### Assignment
All lines from the one containing "p=47, g=23, a=44, b=32" through the end of the data below are to be transcribed exactly. Leave out the rest.

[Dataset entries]
--- START ---

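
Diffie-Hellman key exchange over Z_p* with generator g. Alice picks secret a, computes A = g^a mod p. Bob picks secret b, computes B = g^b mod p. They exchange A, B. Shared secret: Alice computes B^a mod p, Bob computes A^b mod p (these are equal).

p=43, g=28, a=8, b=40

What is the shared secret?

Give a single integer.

Answer: 38

Derivation:
A = 28^8 mod 43  (bits of 8 = 1000)
  bit 0 = 1: r = r^2 * 28 mod 43 = 1^2 * 28 = 1*28 = 28
  bit 1 = 0: r = r^2 mod 43 = 28^2 = 10
  bit 2 = 0: r = r^2 mod 43 = 10^2 = 14
  bit 3 = 0: r = r^2 mod 43 = 14^2 = 24
  -> A = 24
B = 28^40 mod 43  (bits of 40 = 101000)
  bit 0 = 1: r = r^2 * 28 mod 43 = 1^2 * 28 = 1*28 = 28
  bit 1 = 0: r = r^2 mod 43 = 28^2 = 10
  bit 2 = 1: r = r^2 * 28 mod 43 = 10^2 * 28 = 14*28 = 5
  bit 3 = 0: r = r^2 mod 43 = 5^2 = 25
  bit 4 = 0: r = r^2 mod 43 = 25^2 = 23
  bit 5 = 0: r = r^2 mod 43 = 23^2 = 13
  -> B = 13
s = B^a = 13^8 mod 43  (bits of 8 = 1000)
  bit 0 = 1: r = r^2 * 13 mod 43 = 1^2 * 13 = 1*13 = 13
  bit 1 = 0: r = r^2 mod 43 = 13^2 = 40
  bit 2 = 0: r = r^2 mod 43 = 40^2 = 9
  bit 3 = 0: r = r^2 mod 43 = 9^2 = 38
  -> s = B^a = 38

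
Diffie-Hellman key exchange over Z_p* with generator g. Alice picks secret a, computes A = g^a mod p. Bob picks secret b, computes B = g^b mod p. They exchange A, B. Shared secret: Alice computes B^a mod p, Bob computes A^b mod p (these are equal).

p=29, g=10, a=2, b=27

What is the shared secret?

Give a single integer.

Answer: 9

Derivation:
A = 10^2 mod 29  (bits of 2 = 10)
  bit 0 = 1: r = r^2 * 10 mod 29 = 1^2 * 10 = 1*10 = 10
  bit 1 = 0: r = r^2 mod 29 = 10^2 = 13
  -> A = 13
B = 10^27 mod 29  (bits of 27 = 11011)
  bit 0 = 1: r = r^2 * 10 mod 29 = 1^2 * 10 = 1*10 = 10
  bit 1 = 1: r = r^2 * 10 mod 29 = 10^2 * 10 = 13*10 = 14
  bit 2 = 0: r = r^2 mod 29 = 14^2 = 22
  bit 3 = 1: r = r^2 * 10 mod 29 = 22^2 * 10 = 20*10 = 26
  bit 4 = 1: r = r^2 * 10 mod 29 = 26^2 * 10 = 9*10 = 3
  -> B = 3
s = B^a = 3^2 mod 29  (bits of 2 = 10)
  bit 0 = 1: r = r^2 * 3 mod 29 = 1^2 * 3 = 1*3 = 3
  bit 1 = 0: r = r^2 mod 29 = 3^2 = 9
  -> s = B^a = 9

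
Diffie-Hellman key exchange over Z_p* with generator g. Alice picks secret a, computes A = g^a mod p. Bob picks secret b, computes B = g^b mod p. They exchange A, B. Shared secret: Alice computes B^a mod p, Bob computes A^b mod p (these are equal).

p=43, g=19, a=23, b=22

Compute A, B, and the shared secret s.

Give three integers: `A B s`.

Answer: 26 24 17

Derivation:
A = 19^23 mod 43  (bits of 23 = 10111)
  bit 0 = 1: r = r^2 * 19 mod 43 = 1^2 * 19 = 1*19 = 19
  bit 1 = 0: r = r^2 mod 43 = 19^2 = 17
  bit 2 = 1: r = r^2 * 19 mod 43 = 17^2 * 19 = 31*19 = 30
  bit 3 = 1: r = r^2 * 19 mod 43 = 30^2 * 19 = 40*19 = 29
  bit 4 = 1: r = r^2 * 19 mod 43 = 29^2 * 19 = 24*19 = 26
  -> A = 26
B = 19^22 mod 43  (bits of 22 = 10110)
  bit 0 = 1: r = r^2 * 19 mod 43 = 1^2 * 19 = 1*19 = 19
  bit 1 = 0: r = r^2 mod 43 = 19^2 = 17
  bit 2 = 1: r = r^2 * 19 mod 43 = 17^2 * 19 = 31*19 = 30
  bit 3 = 1: r = r^2 * 19 mod 43 = 30^2 * 19 = 40*19 = 29
  bit 4 = 0: r = r^2 mod 43 = 29^2 = 24
  -> B = 24
s = B^a = 24^23 mod 43  (bits of 23 = 10111)
  bit 0 = 1: r = r^2 * 24 mod 43 = 1^2 * 24 = 1*24 = 24
  bit 1 = 0: r = r^2 mod 43 = 24^2 = 17
  bit 2 = 1: r = r^2 * 24 mod 43 = 17^2 * 24 = 31*24 = 13
  bit 3 = 1: r = r^2 * 24 mod 43 = 13^2 * 24 = 40*24 = 14
  bit 4 = 1: r = r^2 * 24 mod 43 = 14^2 * 24 = 24*24 = 17
  -> s = B^a = 17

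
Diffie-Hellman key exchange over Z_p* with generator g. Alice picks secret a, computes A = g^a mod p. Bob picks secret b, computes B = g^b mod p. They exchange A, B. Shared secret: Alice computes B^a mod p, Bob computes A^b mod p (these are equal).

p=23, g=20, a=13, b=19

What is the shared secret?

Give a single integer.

A = 20^13 mod 23  (bits of 13 = 1101)
  bit 0 = 1: r = r^2 * 20 mod 23 = 1^2 * 20 = 1*20 = 20
  bit 1 = 1: r = r^2 * 20 mod 23 = 20^2 * 20 = 9*20 = 19
  bit 2 = 0: r = r^2 mod 23 = 19^2 = 16
  bit 3 = 1: r = r^2 * 20 mod 23 = 16^2 * 20 = 3*20 = 14
  -> A = 14
B = 20^19 mod 23  (bits of 19 = 10011)
  bit 0 = 1: r = r^2 * 20 mod 23 = 1^2 * 20 = 1*20 = 20
  bit 1 = 0: r = r^2 mod 23 = 20^2 = 9
  bit 2 = 0: r = r^2 mod 23 = 9^2 = 12
  bit 3 = 1: r = r^2 * 20 mod 23 = 12^2 * 20 = 6*20 = 5
  bit 4 = 1: r = r^2 * 20 mod 23 = 5^2 * 20 = 2*20 = 17
  -> B = 17
s = B^a = 17^13 mod 23  (bits of 13 = 1101)
  bit 0 = 1: r = r^2 * 17 mod 23 = 1^2 * 17 = 1*17 = 17
  bit 1 = 1: r = r^2 * 17 mod 23 = 17^2 * 17 = 13*17 = 14
  bit 2 = 0: r = r^2 mod 23 = 14^2 = 12
  bit 3 = 1: r = r^2 * 17 mod 23 = 12^2 * 17 = 6*17 = 10
  -> s = B^a = 10

Answer: 10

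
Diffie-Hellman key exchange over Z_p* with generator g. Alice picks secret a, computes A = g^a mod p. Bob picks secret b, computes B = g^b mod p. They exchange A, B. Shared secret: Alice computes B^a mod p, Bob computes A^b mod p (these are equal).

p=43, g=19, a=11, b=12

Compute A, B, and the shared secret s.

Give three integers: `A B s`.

A = 19^11 mod 43  (bits of 11 = 1011)
  bit 0 = 1: r = r^2 * 19 mod 43 = 1^2 * 19 = 1*19 = 19
  bit 1 = 0: r = r^2 mod 43 = 19^2 = 17
  bit 2 = 1: r = r^2 * 19 mod 43 = 17^2 * 19 = 31*19 = 30
  bit 3 = 1: r = r^2 * 19 mod 43 = 30^2 * 19 = 40*19 = 29
  -> A = 29
B = 19^12 mod 43  (bits of 12 = 1100)
  bit 0 = 1: r = r^2 * 19 mod 43 = 1^2 * 19 = 1*19 = 19
  bit 1 = 1: r = r^2 * 19 mod 43 = 19^2 * 19 = 17*19 = 22
  bit 2 = 0: r = r^2 mod 43 = 22^2 = 11
  bit 3 = 0: r = r^2 mod 43 = 11^2 = 35
  -> B = 35
s = B^a = 35^11 mod 43  (bits of 11 = 1011)
  bit 0 = 1: r = r^2 * 35 mod 43 = 1^2 * 35 = 1*35 = 35
  bit 1 = 0: r = r^2 mod 43 = 35^2 = 21
  bit 2 = 1: r = r^2 * 35 mod 43 = 21^2 * 35 = 11*35 = 41
  bit 3 = 1: r = r^2 * 35 mod 43 = 41^2 * 35 = 4*35 = 11
  -> s = B^a = 11

Answer: 29 35 11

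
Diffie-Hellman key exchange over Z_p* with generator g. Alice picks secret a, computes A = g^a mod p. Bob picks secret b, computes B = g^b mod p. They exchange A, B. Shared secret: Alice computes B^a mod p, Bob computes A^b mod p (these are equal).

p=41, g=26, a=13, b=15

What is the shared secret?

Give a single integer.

Answer: 38

Derivation:
A = 26^13 mod 41  (bits of 13 = 1101)
  bit 0 = 1: r = r^2 * 26 mod 41 = 1^2 * 26 = 1*26 = 26
  bit 1 = 1: r = r^2 * 26 mod 41 = 26^2 * 26 = 20*26 = 28
  bit 2 = 0: r = r^2 mod 41 = 28^2 = 5
  bit 3 = 1: r = r^2 * 26 mod 41 = 5^2 * 26 = 25*26 = 35
  -> A = 35
B = 26^15 mod 41  (bits of 15 = 1111)
  bit 0 = 1: r = r^2 * 26 mod 41 = 1^2 * 26 = 1*26 = 26
  bit 1 = 1: r = r^2 * 26 mod 41 = 26^2 * 26 = 20*26 = 28
  bit 2 = 1: r = r^2 * 26 mod 41 = 28^2 * 26 = 5*26 = 7
  bit 3 = 1: r = r^2 * 26 mod 41 = 7^2 * 26 = 8*26 = 3
  -> B = 3
s = B^a = 3^13 mod 41  (bits of 13 = 1101)
  bit 0 = 1: r = r^2 * 3 mod 41 = 1^2 * 3 = 1*3 = 3
  bit 1 = 1: r = r^2 * 3 mod 41 = 3^2 * 3 = 9*3 = 27
  bit 2 = 0: r = r^2 mod 41 = 27^2 = 32
  bit 3 = 1: r = r^2 * 3 mod 41 = 32^2 * 3 = 40*3 = 38
  -> s = B^a = 38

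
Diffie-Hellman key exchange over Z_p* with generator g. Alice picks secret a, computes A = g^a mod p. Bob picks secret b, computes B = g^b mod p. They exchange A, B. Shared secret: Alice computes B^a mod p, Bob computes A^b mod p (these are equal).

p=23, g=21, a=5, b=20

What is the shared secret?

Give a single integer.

A = 21^5 mod 23  (bits of 5 = 101)
  bit 0 = 1: r = r^2 * 21 mod 23 = 1^2 * 21 = 1*21 = 21
  bit 1 = 0: r = r^2 mod 23 = 21^2 = 4
  bit 2 = 1: r = r^2 * 21 mod 23 = 4^2 * 21 = 16*21 = 14
  -> A = 14
B = 21^20 mod 23  (bits of 20 = 10100)
  bit 0 = 1: r = r^2 * 21 mod 23 = 1^2 * 21 = 1*21 = 21
  bit 1 = 0: r = r^2 mod 23 = 21^2 = 4
  bit 2 = 1: r = r^2 * 21 mod 23 = 4^2 * 21 = 16*21 = 14
  bit 3 = 0: r = r^2 mod 23 = 14^2 = 12
  bit 4 = 0: r = r^2 mod 23 = 12^2 = 6
  -> B = 6
s = B^a = 6^5 mod 23  (bits of 5 = 101)
  bit 0 = 1: r = r^2 * 6 mod 23 = 1^2 * 6 = 1*6 = 6
  bit 1 = 0: r = r^2 mod 23 = 6^2 = 13
  bit 2 = 1: r = r^2 * 6 mod 23 = 13^2 * 6 = 8*6 = 2
  -> s = B^a = 2

Answer: 2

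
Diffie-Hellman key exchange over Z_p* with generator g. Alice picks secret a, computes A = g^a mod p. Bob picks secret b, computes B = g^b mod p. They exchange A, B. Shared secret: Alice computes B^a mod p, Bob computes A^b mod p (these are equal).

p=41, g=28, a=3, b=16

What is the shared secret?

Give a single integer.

A = 28^3 mod 41  (bits of 3 = 11)
  bit 0 = 1: r = r^2 * 28 mod 41 = 1^2 * 28 = 1*28 = 28
  bit 1 = 1: r = r^2 * 28 mod 41 = 28^2 * 28 = 5*28 = 17
  -> A = 17
B = 28^16 mod 41  (bits of 16 = 10000)
  bit 0 = 1: r = r^2 * 28 mod 41 = 1^2 * 28 = 1*28 = 28
  bit 1 = 0: r = r^2 mod 41 = 28^2 = 5
  bit 2 = 0: r = r^2 mod 41 = 5^2 = 25
  bit 3 = 0: r = r^2 mod 41 = 25^2 = 10
  bit 4 = 0: r = r^2 mod 41 = 10^2 = 18
  -> B = 18
s = B^a = 18^3 mod 41  (bits of 3 = 11)
  bit 0 = 1: r = r^2 * 18 mod 41 = 1^2 * 18 = 1*18 = 18
  bit 1 = 1: r = r^2 * 18 mod 41 = 18^2 * 18 = 37*18 = 10
  -> s = B^a = 10

Answer: 10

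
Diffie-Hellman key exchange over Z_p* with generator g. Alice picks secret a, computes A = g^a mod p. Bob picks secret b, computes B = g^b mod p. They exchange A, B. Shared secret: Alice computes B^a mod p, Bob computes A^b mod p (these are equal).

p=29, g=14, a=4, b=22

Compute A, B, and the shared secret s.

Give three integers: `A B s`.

A = 14^4 mod 29  (bits of 4 = 100)
  bit 0 = 1: r = r^2 * 14 mod 29 = 1^2 * 14 = 1*14 = 14
  bit 1 = 0: r = r^2 mod 29 = 14^2 = 22
  bit 2 = 0: r = r^2 mod 29 = 22^2 = 20
  -> A = 20
B = 14^22 mod 29  (bits of 22 = 10110)
  bit 0 = 1: r = r^2 * 14 mod 29 = 1^2 * 14 = 1*14 = 14
  bit 1 = 0: r = r^2 mod 29 = 14^2 = 22
  bit 2 = 1: r = r^2 * 14 mod 29 = 22^2 * 14 = 20*14 = 19
  bit 3 = 1: r = r^2 * 14 mod 29 = 19^2 * 14 = 13*14 = 8
  bit 4 = 0: r = r^2 mod 29 = 8^2 = 6
  -> B = 6
s = B^a = 6^4 mod 29  (bits of 4 = 100)
  bit 0 = 1: r = r^2 * 6 mod 29 = 1^2 * 6 = 1*6 = 6
  bit 1 = 0: r = r^2 mod 29 = 6^2 = 7
  bit 2 = 0: r = r^2 mod 29 = 7^2 = 20
  -> s = B^a = 20

Answer: 20 6 20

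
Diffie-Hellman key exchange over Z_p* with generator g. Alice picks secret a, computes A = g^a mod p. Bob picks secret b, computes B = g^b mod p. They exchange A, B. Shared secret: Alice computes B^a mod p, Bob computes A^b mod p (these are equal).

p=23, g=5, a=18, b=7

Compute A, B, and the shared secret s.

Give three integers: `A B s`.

Answer: 6 17 3

Derivation:
A = 5^18 mod 23  (bits of 18 = 10010)
  bit 0 = 1: r = r^2 * 5 mod 23 = 1^2 * 5 = 1*5 = 5
  bit 1 = 0: r = r^2 mod 23 = 5^2 = 2
  bit 2 = 0: r = r^2 mod 23 = 2^2 = 4
  bit 3 = 1: r = r^2 * 5 mod 23 = 4^2 * 5 = 16*5 = 11
  bit 4 = 0: r = r^2 mod 23 = 11^2 = 6
  -> A = 6
B = 5^7 mod 23  (bits of 7 = 111)
  bit 0 = 1: r = r^2 * 5 mod 23 = 1^2 * 5 = 1*5 = 5
  bit 1 = 1: r = r^2 * 5 mod 23 = 5^2 * 5 = 2*5 = 10
  bit 2 = 1: r = r^2 * 5 mod 23 = 10^2 * 5 = 8*5 = 17
  -> B = 17
s = B^a = 17^18 mod 23  (bits of 18 = 10010)
  bit 0 = 1: r = r^2 * 17 mod 23 = 1^2 * 17 = 1*17 = 17
  bit 1 = 0: r = r^2 mod 23 = 17^2 = 13
  bit 2 = 0: r = r^2 mod 23 = 13^2 = 8
  bit 3 = 1: r = r^2 * 17 mod 23 = 8^2 * 17 = 18*17 = 7
  bit 4 = 0: r = r^2 mod 23 = 7^2 = 3
  -> s = B^a = 3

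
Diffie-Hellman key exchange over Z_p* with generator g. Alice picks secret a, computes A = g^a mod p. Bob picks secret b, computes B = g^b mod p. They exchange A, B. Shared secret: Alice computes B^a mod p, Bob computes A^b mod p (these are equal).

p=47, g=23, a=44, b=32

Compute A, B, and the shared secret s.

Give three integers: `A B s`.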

--- END ---

### Task answer
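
p=47, g=23, a=44, b=32

Compute A, B, and the shared secret s.

Give three integers: `A B s`.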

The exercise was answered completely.